BEGIN Data listing

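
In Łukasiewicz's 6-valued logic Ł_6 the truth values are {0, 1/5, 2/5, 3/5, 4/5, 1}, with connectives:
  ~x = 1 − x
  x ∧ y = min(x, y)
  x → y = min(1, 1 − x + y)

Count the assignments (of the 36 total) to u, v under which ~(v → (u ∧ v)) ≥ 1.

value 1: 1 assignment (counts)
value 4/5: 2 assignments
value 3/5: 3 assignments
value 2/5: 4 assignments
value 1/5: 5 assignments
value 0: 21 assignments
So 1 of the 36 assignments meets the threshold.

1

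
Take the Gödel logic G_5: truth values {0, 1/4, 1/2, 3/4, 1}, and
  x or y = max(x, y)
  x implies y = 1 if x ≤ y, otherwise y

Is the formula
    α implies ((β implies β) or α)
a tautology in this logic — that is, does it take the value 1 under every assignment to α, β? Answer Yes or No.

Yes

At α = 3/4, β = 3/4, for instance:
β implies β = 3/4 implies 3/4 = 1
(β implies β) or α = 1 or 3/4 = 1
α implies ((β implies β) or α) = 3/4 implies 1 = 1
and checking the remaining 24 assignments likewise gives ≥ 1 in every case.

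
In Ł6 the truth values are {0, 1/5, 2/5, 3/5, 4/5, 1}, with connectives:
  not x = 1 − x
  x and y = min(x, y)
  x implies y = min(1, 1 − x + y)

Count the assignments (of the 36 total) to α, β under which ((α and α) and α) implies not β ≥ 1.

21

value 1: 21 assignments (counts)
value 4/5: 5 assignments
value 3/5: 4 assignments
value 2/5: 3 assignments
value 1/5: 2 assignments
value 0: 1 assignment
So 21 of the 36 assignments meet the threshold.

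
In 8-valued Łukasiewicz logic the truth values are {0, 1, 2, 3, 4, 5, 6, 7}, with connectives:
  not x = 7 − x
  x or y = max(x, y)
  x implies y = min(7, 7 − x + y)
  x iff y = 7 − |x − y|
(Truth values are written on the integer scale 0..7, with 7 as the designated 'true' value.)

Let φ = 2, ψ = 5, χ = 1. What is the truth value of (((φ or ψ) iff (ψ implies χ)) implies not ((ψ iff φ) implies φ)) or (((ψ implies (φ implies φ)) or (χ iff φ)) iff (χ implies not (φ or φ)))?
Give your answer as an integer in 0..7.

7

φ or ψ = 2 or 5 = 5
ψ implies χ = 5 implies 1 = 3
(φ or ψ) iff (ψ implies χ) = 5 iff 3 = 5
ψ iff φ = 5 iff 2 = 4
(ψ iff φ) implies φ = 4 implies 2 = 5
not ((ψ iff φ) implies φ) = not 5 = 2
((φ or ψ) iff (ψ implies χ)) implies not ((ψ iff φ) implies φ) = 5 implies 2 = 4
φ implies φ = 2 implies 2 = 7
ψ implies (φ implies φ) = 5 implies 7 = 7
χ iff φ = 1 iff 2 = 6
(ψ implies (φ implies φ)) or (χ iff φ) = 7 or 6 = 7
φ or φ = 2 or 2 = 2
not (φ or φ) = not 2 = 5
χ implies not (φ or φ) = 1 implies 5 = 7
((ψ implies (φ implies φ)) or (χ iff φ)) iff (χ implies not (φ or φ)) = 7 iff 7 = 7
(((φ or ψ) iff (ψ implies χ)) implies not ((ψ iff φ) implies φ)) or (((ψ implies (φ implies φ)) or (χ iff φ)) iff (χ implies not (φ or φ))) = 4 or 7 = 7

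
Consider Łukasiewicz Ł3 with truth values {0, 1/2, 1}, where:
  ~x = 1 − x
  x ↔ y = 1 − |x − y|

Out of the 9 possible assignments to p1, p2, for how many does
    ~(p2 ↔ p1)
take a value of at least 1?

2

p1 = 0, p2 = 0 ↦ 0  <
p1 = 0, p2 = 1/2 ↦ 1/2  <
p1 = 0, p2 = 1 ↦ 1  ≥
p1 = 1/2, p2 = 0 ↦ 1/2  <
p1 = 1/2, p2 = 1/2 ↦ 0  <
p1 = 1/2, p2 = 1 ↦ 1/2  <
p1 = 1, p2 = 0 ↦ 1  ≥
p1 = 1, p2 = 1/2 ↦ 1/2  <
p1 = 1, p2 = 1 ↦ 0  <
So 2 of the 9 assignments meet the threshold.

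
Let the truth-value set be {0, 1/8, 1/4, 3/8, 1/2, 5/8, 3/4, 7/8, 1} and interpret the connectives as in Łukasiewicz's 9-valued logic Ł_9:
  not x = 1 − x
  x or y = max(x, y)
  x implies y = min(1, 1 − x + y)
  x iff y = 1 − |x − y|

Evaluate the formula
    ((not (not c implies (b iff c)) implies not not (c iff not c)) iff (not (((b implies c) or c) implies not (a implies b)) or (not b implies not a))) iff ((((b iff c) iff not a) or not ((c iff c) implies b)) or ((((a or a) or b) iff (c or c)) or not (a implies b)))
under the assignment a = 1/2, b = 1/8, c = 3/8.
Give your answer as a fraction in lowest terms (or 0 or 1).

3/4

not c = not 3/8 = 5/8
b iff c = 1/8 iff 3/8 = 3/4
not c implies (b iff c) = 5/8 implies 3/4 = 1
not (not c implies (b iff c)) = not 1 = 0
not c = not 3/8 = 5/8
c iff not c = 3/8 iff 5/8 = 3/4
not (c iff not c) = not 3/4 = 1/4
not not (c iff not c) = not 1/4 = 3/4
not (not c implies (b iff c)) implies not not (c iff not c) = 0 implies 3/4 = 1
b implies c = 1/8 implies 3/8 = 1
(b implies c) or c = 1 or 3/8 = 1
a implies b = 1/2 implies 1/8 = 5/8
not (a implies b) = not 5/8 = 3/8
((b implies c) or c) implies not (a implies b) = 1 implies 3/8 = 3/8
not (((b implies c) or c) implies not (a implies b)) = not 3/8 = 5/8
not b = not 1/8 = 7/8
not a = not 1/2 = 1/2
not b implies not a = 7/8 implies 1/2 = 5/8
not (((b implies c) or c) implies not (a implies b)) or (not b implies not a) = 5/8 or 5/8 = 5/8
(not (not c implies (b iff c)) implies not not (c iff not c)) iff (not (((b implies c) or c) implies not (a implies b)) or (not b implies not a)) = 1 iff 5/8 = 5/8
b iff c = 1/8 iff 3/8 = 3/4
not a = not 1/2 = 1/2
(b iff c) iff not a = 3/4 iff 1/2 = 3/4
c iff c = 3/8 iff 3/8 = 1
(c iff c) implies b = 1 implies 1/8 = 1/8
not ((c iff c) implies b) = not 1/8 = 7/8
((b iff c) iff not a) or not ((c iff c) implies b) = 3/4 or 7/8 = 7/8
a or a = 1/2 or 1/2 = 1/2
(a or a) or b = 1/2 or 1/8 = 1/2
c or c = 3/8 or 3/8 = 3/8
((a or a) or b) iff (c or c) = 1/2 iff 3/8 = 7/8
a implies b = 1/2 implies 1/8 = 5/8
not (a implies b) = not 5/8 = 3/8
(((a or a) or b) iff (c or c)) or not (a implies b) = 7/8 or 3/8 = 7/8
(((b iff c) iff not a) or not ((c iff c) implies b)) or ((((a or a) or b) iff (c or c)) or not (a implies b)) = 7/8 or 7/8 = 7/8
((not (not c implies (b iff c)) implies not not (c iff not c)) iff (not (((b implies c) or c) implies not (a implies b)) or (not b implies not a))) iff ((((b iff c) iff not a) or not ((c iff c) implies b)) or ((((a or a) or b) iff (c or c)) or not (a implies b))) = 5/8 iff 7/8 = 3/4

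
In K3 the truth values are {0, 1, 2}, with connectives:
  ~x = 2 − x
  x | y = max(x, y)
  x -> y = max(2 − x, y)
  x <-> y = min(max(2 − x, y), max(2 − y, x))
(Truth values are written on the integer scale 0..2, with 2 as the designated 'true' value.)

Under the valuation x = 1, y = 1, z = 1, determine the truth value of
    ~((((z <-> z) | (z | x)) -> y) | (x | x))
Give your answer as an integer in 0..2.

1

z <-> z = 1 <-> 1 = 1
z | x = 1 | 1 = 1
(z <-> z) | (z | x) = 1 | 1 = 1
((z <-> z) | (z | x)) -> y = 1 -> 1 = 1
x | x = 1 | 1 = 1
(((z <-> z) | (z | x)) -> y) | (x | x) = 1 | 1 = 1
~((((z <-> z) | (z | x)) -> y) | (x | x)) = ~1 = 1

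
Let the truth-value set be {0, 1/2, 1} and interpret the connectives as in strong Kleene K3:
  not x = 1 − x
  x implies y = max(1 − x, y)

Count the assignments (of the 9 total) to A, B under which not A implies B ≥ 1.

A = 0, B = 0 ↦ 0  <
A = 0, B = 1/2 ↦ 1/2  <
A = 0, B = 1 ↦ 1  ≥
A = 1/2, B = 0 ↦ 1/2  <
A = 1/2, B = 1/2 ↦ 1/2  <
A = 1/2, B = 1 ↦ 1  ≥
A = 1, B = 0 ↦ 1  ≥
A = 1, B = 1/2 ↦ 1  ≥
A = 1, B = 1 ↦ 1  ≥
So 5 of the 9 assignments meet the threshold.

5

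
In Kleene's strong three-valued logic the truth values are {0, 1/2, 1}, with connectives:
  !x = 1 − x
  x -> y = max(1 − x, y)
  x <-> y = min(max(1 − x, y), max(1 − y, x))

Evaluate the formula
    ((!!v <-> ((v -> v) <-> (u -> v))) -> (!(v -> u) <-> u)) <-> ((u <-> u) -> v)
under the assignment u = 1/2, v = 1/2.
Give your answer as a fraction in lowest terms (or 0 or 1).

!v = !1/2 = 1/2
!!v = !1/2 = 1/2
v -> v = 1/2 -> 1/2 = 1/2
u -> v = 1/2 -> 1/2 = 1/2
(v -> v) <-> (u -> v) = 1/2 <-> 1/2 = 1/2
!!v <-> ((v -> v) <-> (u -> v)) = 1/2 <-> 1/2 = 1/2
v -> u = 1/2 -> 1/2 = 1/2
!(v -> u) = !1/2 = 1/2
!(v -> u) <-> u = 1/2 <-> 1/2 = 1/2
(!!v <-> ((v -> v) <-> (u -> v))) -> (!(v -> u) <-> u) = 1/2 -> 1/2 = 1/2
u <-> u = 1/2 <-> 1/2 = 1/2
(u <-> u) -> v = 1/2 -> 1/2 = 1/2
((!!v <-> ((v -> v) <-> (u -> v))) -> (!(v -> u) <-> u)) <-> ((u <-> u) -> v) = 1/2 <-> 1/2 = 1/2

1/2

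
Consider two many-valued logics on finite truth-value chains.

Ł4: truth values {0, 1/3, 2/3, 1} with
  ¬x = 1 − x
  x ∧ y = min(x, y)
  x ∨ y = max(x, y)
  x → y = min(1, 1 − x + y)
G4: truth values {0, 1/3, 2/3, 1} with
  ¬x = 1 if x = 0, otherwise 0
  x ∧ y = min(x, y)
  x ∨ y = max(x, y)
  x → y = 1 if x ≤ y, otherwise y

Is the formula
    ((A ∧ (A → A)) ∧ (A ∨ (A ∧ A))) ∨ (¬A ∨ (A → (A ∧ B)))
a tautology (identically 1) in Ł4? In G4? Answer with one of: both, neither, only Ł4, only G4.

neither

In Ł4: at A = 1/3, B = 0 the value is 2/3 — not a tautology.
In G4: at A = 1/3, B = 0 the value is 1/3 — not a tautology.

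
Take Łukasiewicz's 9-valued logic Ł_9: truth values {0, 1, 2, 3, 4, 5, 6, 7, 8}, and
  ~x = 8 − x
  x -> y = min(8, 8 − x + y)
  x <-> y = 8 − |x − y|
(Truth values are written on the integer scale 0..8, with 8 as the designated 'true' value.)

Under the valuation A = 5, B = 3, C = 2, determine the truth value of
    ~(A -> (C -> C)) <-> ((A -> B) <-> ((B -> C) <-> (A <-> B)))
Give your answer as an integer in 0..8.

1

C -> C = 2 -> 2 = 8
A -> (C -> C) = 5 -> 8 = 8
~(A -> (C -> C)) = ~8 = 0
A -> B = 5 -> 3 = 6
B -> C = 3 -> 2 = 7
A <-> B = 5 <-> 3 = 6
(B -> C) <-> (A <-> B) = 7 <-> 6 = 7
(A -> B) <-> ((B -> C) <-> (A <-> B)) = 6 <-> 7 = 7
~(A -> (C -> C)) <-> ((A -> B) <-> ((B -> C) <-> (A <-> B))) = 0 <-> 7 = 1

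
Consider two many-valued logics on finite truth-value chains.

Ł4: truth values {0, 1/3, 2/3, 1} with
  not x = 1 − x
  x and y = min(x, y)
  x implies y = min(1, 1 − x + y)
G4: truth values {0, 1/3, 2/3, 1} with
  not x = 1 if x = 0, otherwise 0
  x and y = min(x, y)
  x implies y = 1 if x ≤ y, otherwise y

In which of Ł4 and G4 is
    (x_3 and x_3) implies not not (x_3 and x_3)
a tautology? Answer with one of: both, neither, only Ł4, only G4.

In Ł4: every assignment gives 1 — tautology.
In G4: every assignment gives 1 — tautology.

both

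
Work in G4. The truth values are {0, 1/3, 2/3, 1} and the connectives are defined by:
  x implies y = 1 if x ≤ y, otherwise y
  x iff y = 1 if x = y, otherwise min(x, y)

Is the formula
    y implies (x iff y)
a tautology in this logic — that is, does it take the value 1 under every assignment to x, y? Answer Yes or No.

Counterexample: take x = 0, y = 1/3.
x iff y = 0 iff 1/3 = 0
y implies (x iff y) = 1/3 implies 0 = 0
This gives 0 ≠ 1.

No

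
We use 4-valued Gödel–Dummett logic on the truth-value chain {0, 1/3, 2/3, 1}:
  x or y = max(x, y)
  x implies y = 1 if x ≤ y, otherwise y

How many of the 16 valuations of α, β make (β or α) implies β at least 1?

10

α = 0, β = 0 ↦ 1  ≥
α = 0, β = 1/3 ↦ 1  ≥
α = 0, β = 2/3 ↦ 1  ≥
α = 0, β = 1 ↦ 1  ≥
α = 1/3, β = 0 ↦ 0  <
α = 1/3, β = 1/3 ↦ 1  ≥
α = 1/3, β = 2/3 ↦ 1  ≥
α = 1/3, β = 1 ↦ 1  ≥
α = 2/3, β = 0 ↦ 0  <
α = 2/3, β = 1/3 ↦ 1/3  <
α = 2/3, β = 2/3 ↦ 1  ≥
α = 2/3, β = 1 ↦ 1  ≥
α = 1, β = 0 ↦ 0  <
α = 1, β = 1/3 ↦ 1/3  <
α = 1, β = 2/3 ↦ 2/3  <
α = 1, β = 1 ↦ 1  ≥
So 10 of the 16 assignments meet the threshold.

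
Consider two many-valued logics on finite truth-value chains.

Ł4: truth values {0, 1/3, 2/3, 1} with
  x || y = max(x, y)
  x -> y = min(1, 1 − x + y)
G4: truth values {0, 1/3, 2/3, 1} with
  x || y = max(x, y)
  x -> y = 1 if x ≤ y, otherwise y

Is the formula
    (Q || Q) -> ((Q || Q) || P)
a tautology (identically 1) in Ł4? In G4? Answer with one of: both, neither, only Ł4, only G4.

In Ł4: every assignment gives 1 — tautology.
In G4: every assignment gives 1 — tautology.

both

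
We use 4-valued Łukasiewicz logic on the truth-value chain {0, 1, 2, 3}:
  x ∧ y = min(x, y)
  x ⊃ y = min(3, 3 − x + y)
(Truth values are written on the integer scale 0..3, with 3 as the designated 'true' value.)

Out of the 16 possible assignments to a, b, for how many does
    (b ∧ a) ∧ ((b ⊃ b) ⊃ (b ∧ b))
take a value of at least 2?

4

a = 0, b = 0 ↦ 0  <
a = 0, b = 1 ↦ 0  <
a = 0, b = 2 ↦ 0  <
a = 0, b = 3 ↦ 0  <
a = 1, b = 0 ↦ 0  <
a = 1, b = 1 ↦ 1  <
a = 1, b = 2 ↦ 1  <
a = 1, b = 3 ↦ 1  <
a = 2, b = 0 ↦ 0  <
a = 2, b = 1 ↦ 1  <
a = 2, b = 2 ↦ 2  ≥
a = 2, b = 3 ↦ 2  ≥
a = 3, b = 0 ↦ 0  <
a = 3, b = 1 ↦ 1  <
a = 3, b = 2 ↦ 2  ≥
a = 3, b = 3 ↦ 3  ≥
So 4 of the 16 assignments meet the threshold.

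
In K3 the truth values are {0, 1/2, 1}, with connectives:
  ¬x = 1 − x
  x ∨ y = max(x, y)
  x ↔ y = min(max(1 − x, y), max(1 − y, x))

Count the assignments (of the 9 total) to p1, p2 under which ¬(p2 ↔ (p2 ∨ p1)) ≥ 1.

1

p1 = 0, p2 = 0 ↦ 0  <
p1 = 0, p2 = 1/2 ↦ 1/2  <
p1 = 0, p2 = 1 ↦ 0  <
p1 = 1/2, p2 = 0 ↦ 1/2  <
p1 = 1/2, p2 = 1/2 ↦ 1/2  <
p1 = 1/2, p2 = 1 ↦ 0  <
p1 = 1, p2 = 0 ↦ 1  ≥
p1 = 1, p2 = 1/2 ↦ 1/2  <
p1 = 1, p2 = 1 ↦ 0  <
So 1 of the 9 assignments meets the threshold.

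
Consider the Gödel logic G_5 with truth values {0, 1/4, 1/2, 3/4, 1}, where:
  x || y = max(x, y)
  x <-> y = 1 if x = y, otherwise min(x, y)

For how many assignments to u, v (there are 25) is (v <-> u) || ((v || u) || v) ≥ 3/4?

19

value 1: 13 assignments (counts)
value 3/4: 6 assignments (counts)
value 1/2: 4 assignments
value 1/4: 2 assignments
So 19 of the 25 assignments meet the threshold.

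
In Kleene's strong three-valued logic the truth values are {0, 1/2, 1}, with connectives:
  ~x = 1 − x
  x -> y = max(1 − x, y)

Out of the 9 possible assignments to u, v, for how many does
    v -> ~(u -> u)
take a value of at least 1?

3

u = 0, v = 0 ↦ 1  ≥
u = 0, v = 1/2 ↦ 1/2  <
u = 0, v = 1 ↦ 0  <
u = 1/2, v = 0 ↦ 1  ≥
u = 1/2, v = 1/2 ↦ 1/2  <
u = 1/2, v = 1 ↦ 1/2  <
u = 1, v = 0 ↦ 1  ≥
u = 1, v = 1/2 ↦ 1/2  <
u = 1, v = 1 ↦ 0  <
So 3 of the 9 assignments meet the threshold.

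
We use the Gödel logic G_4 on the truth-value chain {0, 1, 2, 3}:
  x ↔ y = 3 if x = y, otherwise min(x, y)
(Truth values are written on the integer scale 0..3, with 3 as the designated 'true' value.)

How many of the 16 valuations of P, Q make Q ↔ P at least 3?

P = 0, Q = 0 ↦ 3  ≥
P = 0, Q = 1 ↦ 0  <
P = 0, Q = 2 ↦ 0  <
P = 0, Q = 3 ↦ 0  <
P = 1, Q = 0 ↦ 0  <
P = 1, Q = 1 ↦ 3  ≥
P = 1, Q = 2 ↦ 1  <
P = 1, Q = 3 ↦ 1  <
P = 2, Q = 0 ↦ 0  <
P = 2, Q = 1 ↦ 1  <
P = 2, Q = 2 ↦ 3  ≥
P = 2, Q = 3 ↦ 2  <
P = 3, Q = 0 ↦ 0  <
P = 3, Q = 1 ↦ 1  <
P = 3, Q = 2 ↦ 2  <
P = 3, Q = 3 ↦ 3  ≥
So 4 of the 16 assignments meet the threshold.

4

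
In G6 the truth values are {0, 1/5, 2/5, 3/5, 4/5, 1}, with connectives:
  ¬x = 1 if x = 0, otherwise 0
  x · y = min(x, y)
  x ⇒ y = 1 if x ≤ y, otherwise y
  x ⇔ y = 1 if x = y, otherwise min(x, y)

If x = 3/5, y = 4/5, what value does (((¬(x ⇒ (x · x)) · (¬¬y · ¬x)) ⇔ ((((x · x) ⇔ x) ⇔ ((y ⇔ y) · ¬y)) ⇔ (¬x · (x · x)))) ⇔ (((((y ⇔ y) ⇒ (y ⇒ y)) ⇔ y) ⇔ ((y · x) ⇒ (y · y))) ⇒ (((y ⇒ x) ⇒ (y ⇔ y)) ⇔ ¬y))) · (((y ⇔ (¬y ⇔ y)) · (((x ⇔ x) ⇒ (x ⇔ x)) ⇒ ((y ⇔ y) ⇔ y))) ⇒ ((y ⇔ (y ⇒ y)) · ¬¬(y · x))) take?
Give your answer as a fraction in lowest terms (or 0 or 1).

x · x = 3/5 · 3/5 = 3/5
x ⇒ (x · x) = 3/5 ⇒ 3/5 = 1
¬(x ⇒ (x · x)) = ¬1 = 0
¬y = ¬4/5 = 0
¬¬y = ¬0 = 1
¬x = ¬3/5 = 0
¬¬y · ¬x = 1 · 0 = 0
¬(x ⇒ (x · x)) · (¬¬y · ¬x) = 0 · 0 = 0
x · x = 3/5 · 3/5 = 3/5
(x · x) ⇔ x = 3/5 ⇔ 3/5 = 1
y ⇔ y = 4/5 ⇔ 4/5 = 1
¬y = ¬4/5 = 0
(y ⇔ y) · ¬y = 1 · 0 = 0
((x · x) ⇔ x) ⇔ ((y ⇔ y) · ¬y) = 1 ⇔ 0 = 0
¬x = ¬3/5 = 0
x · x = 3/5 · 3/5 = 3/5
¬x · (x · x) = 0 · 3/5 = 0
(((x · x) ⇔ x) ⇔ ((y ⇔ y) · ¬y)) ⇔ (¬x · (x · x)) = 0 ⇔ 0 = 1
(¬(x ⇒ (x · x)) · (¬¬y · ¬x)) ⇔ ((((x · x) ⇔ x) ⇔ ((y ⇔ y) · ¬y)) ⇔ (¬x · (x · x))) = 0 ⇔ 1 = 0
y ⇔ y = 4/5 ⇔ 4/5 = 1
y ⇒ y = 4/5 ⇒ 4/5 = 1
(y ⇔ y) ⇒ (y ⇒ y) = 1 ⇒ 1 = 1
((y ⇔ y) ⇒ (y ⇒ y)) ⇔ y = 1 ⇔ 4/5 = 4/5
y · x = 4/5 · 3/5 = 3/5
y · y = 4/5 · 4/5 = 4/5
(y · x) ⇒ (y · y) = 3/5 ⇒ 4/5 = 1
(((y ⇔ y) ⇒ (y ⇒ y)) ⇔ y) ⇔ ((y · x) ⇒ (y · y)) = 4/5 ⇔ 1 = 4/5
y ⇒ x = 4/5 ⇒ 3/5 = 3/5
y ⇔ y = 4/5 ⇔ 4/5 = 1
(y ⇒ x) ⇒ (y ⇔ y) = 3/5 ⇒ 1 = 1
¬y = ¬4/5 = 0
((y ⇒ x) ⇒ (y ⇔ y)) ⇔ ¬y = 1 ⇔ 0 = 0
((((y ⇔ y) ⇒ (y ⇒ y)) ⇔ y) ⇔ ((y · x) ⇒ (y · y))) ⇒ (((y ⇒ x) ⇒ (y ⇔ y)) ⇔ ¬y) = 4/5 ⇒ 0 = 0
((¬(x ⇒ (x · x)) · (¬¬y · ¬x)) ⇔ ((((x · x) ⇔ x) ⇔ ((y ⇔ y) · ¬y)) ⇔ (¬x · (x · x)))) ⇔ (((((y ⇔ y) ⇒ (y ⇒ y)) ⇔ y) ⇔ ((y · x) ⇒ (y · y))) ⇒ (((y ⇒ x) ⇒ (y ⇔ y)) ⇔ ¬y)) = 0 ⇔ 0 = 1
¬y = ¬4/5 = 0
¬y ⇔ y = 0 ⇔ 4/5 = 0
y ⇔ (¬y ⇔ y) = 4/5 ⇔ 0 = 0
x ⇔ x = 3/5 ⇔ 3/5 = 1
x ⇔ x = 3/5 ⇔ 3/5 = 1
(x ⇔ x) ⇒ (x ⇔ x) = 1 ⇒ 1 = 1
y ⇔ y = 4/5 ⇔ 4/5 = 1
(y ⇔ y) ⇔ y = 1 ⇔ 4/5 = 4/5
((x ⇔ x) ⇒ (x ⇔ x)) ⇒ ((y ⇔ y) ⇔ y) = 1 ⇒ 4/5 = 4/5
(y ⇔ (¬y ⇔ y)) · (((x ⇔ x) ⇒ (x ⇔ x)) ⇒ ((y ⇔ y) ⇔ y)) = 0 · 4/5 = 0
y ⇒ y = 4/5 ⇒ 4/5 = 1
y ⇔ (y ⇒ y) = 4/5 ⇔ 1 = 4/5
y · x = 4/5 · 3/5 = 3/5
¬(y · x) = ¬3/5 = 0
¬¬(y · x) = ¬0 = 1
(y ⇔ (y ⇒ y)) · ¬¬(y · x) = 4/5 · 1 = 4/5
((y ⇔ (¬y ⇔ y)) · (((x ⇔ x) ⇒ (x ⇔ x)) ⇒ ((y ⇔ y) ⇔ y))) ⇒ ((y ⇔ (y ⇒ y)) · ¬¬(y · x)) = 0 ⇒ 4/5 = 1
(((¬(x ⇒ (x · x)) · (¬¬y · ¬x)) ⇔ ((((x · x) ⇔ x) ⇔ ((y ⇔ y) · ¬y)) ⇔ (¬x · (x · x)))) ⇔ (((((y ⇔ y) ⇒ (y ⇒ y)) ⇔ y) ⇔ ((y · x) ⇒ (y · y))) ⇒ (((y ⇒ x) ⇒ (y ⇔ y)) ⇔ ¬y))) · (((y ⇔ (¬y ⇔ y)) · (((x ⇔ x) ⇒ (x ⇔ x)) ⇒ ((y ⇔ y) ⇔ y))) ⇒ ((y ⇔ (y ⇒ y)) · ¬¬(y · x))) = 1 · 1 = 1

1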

END Data listing

=== How to complete this task ===
Transcribe, word for word, the data above from its first line through the line with "Let φ = 2, ψ", and include nothing else.

=== Task result ===
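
In Łukasiewicz's 6-valued logic Ł_6 the truth values are {0, 1/5, 2/5, 3/5, 4/5, 1}, with connectives:
  ~x = 1 − x
  x ∧ y = min(x, y)
  x → y = min(1, 1 − x + y)

Count the assignments (of the 36 total) to u, v under which ~(v → (u ∧ v)) ≥ 1.

value 1: 1 assignment (counts)
value 4/5: 2 assignments
value 3/5: 3 assignments
value 2/5: 4 assignments
value 1/5: 5 assignments
value 0: 21 assignments
So 1 of the 36 assignments meets the threshold.

1

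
Take the Gödel logic G_5: truth values {0, 1/4, 1/2, 3/4, 1}, and
  x or y = max(x, y)
  x implies y = 1 if x ≤ y, otherwise y

Is the formula
    α implies ((β implies β) or α)
a tautology in this logic — that is, does it take the value 1 under every assignment to α, β? Answer Yes or No.

Yes

At α = 3/4, β = 3/4, for instance:
β implies β = 3/4 implies 3/4 = 1
(β implies β) or α = 1 or 3/4 = 1
α implies ((β implies β) or α) = 3/4 implies 1 = 1
and checking the remaining 24 assignments likewise gives ≥ 1 in every case.

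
In Ł6 the truth values are {0, 1/5, 2/5, 3/5, 4/5, 1}, with connectives:
  not x = 1 − x
  x and y = min(x, y)
  x implies y = min(1, 1 − x + y)

Count the assignments (of the 36 total) to α, β under which ((α and α) and α) implies not β ≥ 1.

21

value 1: 21 assignments (counts)
value 4/5: 5 assignments
value 3/5: 4 assignments
value 2/5: 3 assignments
value 1/5: 2 assignments
value 0: 1 assignment
So 21 of the 36 assignments meet the threshold.

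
In 8-valued Łukasiewicz logic the truth values are {0, 1, 2, 3, 4, 5, 6, 7}, with connectives:
  not x = 7 − x
  x or y = max(x, y)
  x implies y = min(7, 7 − x + y)
  x iff y = 7 − |x − y|
(Truth values are written on the integer scale 0..7, with 7 as the designated 'true' value.)

Let φ = 2, ψ = 5, χ = 1. What is the truth value of (((φ or ψ) iff (ψ implies χ)) implies not ((ψ iff φ) implies φ)) or (((ψ implies (φ implies φ)) or (χ iff φ)) iff (χ implies not (φ or φ)))?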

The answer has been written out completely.